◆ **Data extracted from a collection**
──────────────────────────────

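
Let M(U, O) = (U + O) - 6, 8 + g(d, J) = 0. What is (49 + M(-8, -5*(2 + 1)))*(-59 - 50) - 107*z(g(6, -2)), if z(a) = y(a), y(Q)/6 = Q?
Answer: 2956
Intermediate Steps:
y(Q) = 6*Q
g(d, J) = -8 (g(d, J) = -8 + 0 = -8)
z(a) = 6*a
M(U, O) = -6 + O + U (M(U, O) = (O + U) - 6 = -6 + O + U)
(49 + M(-8, -5*(2 + 1)))*(-59 - 50) - 107*z(g(6, -2)) = (49 + (-6 - 5*(2 + 1) - 8))*(-59 - 50) - 642*(-8) = (49 + (-6 - 5*3 - 8))*(-109) - 107*(-48) = (49 + (-6 - 15 - 8))*(-109) + 5136 = (49 - 29)*(-109) + 5136 = 20*(-109) + 5136 = -2180 + 5136 = 2956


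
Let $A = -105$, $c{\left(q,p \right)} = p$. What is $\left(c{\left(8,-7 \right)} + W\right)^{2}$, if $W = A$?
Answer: $12544$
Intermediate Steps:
$W = -105$
$\left(c{\left(8,-7 \right)} + W\right)^{2} = \left(-7 - 105\right)^{2} = \left(-112\right)^{2} = 12544$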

──────────────────────────────

◆ **WHAT YOU WILL DO**
Write out again, exactly, the line containing "Answer: 2956" and every later line of the records. Omit the rest.

◆ **SOLUTION FOR THIS EXERCISE**
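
Answer: 2956
Intermediate Steps:
y(Q) = 6*Q
g(d, J) = -8 (g(d, J) = -8 + 0 = -8)
z(a) = 6*a
M(U, O) = -6 + O + U (M(U, O) = (O + U) - 6 = -6 + O + U)
(49 + M(-8, -5*(2 + 1)))*(-59 - 50) - 107*z(g(6, -2)) = (49 + (-6 - 5*(2 + 1) - 8))*(-59 - 50) - 642*(-8) = (49 + (-6 - 5*3 - 8))*(-109) - 107*(-48) = (49 + (-6 - 15 - 8))*(-109) + 5136 = (49 - 29)*(-109) + 5136 = 20*(-109) + 5136 = -2180 + 5136 = 2956


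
Let $A = -105$, $c{\left(q,p \right)} = p$. What is $\left(c{\left(8,-7 \right)} + W\right)^{2}$, if $W = A$?
Answer: $12544$
Intermediate Steps:
$W = -105$
$\left(c{\left(8,-7 \right)} + W\right)^{2} = \left(-7 - 105\right)^{2} = \left(-112\right)^{2} = 12544$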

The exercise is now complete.